> [To do] Look below for the line with "If gcd(m, n)", and from there restate every line word for word until the entries end.

Dataset entries
^^^^^^^^^^^^^^^^

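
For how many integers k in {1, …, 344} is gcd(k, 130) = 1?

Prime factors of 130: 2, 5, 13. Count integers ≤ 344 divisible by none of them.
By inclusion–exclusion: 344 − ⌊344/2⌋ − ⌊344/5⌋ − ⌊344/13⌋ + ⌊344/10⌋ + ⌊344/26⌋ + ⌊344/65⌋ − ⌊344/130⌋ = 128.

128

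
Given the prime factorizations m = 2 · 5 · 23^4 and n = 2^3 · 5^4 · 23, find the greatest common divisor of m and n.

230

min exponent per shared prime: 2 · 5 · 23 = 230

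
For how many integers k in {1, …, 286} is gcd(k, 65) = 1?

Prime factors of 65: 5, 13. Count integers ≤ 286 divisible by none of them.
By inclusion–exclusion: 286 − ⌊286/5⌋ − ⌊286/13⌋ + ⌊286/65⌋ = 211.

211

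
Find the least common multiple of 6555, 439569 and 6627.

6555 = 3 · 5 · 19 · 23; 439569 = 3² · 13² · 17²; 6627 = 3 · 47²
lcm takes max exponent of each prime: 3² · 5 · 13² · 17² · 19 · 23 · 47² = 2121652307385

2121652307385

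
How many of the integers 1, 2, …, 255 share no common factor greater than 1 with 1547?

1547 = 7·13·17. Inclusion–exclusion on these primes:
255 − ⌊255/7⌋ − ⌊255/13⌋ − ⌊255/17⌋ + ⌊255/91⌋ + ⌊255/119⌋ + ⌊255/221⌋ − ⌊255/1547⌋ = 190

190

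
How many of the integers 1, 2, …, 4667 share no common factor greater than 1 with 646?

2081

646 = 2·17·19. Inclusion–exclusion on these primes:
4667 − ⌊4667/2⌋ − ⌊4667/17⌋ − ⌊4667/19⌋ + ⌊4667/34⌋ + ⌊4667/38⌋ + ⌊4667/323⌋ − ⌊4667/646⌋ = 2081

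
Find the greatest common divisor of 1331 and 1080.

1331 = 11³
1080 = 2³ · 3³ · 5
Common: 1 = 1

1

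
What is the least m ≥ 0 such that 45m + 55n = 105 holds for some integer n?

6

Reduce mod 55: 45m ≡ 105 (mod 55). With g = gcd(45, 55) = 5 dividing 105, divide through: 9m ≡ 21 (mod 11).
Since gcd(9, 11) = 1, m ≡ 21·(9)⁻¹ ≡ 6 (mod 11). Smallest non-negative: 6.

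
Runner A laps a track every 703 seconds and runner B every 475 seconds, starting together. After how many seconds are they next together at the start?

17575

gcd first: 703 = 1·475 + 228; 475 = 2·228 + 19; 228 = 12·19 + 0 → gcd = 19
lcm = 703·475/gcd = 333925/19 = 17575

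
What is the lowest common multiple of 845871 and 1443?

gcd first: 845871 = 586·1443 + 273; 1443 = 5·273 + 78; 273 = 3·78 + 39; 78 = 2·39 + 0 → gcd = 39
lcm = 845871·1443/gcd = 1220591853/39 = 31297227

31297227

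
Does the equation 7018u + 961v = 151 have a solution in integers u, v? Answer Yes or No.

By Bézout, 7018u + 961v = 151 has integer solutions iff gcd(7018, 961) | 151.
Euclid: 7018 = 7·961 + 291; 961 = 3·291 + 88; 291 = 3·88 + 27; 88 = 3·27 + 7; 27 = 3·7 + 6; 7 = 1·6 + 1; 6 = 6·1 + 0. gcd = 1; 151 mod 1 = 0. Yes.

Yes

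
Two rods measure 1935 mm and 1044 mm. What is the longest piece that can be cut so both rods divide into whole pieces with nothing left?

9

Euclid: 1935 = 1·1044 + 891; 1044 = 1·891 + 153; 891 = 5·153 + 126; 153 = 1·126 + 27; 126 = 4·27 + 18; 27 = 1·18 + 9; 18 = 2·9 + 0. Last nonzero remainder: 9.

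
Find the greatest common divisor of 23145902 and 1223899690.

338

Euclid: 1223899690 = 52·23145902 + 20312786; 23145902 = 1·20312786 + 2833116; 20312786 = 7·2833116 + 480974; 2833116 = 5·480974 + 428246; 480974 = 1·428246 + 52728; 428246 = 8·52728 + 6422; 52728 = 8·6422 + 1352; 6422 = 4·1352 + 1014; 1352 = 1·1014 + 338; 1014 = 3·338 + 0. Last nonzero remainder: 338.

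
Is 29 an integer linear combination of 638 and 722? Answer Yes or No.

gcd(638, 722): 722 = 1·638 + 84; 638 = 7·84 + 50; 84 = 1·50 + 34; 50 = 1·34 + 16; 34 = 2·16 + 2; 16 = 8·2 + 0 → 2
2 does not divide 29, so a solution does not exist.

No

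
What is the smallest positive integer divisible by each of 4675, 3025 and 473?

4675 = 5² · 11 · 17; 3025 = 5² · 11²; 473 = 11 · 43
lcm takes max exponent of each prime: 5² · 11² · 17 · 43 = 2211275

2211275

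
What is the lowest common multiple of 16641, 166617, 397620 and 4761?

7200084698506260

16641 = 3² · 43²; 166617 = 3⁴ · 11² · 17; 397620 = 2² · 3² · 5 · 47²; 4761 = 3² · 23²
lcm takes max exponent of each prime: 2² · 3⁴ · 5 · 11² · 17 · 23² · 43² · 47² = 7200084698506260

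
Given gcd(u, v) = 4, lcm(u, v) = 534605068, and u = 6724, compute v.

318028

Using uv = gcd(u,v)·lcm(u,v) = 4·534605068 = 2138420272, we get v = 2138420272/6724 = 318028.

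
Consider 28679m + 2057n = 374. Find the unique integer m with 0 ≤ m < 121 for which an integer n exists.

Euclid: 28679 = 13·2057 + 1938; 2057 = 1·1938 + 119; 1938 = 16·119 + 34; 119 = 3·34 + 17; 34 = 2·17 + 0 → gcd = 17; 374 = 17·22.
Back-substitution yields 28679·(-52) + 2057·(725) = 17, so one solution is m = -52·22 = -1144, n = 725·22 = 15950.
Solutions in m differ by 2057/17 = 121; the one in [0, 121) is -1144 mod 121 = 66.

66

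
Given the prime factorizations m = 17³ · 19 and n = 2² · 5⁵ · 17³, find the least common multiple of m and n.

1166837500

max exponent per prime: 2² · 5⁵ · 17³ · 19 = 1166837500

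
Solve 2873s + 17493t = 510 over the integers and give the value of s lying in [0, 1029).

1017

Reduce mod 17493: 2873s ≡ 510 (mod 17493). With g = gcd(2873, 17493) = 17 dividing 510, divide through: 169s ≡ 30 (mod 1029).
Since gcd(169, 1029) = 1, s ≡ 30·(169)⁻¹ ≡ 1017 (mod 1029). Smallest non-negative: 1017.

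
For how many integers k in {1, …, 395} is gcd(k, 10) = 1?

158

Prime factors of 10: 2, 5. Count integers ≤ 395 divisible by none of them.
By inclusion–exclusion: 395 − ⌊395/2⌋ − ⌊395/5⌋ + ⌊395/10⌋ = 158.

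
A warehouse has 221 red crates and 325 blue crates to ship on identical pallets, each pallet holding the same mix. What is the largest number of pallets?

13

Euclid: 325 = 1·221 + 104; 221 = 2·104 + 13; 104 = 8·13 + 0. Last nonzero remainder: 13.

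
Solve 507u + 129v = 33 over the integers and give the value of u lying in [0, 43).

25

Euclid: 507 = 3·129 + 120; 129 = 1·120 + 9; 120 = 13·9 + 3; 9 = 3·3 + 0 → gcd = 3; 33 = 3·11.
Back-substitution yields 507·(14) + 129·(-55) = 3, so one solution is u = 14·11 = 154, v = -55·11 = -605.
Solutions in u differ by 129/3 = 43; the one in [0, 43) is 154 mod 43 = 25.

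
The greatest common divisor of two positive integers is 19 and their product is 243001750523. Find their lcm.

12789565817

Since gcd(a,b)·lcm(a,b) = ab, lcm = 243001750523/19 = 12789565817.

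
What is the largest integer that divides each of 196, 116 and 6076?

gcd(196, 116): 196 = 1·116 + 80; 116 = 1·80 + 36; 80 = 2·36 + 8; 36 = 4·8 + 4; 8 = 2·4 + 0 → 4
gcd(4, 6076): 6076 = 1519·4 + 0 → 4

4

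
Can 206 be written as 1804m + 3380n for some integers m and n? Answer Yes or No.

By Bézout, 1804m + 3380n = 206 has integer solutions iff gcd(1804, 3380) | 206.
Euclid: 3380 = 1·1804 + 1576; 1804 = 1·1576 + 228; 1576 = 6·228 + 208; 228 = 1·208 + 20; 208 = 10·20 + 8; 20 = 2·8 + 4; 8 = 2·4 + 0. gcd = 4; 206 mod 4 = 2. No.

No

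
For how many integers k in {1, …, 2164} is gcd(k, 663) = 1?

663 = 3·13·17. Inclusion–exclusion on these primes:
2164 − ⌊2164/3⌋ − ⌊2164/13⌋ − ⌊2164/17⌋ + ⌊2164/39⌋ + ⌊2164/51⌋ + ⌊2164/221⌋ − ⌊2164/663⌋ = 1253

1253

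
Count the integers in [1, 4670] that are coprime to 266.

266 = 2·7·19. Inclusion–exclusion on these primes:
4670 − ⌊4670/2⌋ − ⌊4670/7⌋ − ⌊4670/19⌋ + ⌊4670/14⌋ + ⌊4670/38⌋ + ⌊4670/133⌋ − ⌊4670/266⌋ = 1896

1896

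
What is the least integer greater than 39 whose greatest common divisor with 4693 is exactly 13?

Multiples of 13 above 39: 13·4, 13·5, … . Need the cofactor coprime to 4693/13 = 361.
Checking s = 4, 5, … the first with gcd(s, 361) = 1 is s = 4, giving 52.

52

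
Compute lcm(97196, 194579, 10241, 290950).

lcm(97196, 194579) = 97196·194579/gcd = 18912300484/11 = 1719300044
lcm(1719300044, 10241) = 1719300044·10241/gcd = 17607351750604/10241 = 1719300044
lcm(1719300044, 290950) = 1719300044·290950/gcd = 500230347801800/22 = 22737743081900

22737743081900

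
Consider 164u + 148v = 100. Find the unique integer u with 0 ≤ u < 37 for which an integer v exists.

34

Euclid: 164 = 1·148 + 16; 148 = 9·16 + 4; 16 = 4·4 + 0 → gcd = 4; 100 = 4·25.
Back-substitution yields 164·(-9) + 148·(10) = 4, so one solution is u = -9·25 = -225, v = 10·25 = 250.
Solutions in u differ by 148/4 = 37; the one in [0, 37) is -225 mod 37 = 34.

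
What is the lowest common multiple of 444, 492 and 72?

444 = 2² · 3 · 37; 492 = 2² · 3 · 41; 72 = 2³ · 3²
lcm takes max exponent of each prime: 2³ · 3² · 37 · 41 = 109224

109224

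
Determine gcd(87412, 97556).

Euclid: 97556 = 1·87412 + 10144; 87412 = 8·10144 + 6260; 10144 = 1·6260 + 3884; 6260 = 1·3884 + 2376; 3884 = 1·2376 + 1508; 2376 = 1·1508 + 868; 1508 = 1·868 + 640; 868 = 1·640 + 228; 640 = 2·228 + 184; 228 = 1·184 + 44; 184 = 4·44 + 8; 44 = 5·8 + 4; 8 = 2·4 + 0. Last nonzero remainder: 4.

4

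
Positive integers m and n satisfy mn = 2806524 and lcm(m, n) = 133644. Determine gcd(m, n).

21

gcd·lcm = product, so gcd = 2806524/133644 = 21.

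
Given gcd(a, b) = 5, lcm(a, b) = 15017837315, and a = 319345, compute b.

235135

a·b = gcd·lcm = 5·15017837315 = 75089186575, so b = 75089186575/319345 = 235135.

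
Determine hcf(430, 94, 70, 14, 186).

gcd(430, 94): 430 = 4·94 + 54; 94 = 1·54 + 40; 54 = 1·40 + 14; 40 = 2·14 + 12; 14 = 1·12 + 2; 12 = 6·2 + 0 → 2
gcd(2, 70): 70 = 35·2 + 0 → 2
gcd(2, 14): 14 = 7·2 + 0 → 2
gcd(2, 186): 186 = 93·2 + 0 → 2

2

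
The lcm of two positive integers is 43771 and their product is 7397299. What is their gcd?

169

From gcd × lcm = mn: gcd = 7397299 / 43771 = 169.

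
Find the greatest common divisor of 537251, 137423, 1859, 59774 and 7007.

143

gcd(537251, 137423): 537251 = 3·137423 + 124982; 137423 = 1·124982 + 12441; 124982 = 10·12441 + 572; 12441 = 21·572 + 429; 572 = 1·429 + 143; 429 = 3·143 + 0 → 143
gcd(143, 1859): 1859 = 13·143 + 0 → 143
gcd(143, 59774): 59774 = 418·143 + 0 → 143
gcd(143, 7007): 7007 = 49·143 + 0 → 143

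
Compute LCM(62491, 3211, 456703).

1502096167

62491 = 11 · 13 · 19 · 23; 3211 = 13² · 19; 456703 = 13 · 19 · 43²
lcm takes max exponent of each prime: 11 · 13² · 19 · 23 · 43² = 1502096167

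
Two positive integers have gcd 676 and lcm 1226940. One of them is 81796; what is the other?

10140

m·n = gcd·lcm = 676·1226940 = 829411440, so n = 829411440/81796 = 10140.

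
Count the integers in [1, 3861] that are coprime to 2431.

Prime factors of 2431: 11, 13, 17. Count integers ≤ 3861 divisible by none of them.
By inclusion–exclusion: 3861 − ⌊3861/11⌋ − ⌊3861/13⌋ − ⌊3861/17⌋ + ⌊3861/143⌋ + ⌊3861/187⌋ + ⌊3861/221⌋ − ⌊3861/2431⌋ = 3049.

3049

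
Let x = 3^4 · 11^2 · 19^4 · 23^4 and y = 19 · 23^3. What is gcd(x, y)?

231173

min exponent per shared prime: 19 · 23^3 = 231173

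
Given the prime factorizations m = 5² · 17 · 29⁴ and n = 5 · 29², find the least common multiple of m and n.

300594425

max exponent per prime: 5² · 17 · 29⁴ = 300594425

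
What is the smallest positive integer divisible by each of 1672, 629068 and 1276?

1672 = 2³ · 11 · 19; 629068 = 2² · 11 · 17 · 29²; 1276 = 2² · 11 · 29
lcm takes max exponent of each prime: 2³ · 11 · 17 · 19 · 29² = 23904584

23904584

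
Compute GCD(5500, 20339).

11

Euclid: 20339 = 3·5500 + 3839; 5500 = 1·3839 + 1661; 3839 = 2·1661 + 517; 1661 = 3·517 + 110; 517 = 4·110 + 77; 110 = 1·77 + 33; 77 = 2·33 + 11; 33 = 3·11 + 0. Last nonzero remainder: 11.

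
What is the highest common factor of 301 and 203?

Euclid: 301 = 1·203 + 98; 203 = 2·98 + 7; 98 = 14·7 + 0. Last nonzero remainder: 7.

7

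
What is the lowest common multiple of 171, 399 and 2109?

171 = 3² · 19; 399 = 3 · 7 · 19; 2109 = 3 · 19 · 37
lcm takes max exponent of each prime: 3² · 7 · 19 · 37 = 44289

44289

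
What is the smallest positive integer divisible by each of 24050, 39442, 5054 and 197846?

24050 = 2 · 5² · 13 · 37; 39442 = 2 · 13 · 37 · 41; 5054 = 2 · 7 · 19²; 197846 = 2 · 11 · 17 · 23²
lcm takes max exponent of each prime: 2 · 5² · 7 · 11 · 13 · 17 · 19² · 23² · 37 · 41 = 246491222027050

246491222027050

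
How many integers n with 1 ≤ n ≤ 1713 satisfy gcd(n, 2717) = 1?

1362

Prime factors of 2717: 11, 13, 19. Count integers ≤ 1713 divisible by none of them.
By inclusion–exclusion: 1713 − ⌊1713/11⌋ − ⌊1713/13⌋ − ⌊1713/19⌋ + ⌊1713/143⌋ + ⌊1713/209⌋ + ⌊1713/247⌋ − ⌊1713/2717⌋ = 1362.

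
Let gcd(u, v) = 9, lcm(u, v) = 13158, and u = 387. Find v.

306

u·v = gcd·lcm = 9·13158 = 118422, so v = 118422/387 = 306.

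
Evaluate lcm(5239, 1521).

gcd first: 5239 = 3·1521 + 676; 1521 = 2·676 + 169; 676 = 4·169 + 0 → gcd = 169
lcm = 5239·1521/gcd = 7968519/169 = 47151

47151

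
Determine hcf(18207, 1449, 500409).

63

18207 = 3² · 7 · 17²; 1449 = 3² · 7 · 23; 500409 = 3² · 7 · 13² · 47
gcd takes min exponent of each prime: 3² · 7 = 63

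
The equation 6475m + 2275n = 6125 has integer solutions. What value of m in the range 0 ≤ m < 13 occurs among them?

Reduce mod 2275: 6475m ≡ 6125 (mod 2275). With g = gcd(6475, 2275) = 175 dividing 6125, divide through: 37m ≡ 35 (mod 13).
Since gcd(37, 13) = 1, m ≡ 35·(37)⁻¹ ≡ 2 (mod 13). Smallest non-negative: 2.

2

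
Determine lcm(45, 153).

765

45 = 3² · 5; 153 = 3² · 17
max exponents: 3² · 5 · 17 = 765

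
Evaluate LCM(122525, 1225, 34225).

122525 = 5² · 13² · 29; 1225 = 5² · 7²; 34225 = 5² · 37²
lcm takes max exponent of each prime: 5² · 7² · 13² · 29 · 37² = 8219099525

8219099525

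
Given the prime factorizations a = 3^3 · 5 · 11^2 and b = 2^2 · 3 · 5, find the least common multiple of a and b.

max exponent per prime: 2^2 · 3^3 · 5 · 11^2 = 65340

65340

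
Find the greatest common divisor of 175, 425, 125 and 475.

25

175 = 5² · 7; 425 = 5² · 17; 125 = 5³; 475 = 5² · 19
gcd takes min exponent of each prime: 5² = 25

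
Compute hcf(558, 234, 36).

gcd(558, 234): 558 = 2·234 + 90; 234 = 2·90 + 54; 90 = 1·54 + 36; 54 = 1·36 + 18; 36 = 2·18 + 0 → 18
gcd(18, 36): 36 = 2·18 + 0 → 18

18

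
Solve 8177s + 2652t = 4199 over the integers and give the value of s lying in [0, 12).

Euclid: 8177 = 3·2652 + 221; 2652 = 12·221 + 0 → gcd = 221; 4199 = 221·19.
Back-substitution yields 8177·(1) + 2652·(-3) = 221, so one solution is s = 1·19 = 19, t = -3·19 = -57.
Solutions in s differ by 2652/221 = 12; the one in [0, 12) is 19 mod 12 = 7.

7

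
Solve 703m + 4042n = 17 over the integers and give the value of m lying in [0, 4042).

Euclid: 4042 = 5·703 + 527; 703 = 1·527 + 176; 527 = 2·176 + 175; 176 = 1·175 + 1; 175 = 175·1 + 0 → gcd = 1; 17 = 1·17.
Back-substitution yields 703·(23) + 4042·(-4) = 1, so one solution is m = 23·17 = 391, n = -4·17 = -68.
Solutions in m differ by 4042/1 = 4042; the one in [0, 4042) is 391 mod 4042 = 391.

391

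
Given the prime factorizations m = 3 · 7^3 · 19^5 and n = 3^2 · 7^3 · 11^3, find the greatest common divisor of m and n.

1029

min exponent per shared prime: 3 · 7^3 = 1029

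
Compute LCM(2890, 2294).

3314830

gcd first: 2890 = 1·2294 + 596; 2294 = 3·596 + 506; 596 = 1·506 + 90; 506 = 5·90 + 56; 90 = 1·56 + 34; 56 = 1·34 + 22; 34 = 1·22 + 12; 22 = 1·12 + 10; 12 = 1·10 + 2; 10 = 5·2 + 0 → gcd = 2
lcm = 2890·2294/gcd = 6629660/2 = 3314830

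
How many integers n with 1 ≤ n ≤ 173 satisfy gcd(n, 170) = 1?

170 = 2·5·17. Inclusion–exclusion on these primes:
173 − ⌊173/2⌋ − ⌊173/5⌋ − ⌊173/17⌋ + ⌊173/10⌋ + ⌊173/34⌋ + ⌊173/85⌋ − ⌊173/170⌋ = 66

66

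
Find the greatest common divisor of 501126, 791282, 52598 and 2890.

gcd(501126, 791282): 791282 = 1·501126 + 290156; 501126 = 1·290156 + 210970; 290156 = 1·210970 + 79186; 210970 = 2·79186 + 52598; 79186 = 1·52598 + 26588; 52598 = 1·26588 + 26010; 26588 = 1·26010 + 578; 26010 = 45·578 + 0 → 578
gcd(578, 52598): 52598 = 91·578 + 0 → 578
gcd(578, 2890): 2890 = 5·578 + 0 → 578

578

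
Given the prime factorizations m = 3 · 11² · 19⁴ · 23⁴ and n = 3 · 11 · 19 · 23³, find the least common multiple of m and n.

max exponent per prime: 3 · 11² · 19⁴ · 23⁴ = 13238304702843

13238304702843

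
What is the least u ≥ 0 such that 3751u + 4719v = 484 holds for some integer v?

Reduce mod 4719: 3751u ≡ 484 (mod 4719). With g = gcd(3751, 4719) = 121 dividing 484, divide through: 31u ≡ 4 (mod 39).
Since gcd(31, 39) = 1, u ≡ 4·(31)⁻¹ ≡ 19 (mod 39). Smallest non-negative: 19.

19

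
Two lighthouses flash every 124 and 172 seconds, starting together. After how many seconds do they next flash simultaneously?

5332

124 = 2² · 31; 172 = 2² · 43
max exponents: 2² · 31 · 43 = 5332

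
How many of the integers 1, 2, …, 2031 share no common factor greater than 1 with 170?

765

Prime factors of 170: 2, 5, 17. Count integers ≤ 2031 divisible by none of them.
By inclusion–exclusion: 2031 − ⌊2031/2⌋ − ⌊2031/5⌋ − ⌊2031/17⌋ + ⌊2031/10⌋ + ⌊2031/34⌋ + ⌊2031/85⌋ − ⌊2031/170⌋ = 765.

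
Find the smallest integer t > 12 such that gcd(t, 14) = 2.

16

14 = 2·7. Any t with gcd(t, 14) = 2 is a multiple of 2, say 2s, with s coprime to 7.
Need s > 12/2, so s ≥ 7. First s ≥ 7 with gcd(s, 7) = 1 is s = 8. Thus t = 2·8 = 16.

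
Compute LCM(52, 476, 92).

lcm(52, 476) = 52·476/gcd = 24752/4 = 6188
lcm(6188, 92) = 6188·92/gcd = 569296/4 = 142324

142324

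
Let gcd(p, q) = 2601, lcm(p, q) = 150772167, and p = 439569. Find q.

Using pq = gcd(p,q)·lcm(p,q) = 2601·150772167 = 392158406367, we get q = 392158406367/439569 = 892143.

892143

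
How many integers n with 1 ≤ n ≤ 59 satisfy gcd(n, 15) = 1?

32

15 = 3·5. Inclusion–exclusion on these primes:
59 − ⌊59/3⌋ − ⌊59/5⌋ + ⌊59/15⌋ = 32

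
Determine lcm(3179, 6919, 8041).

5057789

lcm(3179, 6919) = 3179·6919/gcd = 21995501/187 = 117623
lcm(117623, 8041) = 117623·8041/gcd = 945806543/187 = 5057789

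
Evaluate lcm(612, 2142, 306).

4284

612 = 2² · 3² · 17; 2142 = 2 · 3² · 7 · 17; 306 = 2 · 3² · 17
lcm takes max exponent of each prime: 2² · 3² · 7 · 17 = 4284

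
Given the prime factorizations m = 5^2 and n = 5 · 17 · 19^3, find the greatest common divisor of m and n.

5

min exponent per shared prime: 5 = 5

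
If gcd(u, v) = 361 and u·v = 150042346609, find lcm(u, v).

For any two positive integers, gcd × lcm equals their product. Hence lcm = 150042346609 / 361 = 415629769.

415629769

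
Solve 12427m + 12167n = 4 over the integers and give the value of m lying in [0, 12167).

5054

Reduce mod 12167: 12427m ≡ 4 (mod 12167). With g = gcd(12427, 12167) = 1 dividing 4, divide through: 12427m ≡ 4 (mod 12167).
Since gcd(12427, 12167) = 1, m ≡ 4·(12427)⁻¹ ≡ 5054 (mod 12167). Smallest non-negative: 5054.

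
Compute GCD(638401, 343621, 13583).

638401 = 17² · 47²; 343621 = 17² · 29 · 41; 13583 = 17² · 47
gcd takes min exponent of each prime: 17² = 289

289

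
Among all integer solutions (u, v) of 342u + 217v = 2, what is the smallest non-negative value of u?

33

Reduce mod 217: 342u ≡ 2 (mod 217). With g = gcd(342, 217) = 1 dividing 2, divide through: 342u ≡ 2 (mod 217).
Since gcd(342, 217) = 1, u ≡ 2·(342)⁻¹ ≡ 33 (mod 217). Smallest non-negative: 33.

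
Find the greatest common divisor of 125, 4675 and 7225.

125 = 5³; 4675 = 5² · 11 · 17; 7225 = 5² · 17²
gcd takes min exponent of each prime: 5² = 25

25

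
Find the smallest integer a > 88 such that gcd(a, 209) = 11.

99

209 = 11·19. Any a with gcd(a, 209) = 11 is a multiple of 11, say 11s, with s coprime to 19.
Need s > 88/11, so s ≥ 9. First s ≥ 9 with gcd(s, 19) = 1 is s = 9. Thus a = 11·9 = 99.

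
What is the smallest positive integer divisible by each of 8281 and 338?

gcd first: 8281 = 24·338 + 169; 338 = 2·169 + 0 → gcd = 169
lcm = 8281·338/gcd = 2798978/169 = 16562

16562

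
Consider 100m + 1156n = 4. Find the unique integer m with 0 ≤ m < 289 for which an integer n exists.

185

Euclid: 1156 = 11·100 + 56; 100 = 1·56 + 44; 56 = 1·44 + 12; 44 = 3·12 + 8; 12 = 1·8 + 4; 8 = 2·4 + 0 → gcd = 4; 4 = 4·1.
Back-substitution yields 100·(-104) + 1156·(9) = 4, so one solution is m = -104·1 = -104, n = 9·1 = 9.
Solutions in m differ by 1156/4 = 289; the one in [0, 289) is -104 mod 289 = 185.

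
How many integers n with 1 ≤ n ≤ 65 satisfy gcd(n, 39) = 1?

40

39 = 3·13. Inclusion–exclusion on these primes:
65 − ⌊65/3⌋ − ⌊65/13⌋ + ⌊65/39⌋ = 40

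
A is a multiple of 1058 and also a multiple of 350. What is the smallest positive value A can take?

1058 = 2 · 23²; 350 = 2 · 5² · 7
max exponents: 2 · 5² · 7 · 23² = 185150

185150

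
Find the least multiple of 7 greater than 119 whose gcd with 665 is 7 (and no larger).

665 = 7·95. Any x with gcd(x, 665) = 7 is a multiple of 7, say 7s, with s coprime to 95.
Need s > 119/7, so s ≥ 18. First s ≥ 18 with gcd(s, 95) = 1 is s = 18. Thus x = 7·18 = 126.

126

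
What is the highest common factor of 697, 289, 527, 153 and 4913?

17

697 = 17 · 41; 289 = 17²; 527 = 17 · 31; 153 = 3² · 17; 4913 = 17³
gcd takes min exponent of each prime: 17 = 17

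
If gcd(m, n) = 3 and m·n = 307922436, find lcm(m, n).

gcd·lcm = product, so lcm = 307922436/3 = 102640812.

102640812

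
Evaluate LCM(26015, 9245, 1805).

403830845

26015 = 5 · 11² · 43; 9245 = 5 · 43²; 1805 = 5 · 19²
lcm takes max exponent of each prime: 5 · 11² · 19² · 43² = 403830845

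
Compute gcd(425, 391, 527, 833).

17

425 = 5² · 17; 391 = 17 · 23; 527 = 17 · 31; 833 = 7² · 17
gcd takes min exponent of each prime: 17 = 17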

^^^^^^^^^^^^^^^^

> [Exercise output]
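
If gcd(m, n) = 3 and m·n = 307922436, find lcm(m, n).

gcd·lcm = product, so lcm = 307922436/3 = 102640812.

102640812

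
Evaluate LCM(26015, 9245, 1805).

403830845

26015 = 5 · 11² · 43; 9245 = 5 · 43²; 1805 = 5 · 19²
lcm takes max exponent of each prime: 5 · 11² · 19² · 43² = 403830845

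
Compute gcd(425, 391, 527, 833).

17

425 = 5² · 17; 391 = 17 · 23; 527 = 17 · 31; 833 = 7² · 17
gcd takes min exponent of each prime: 17 = 17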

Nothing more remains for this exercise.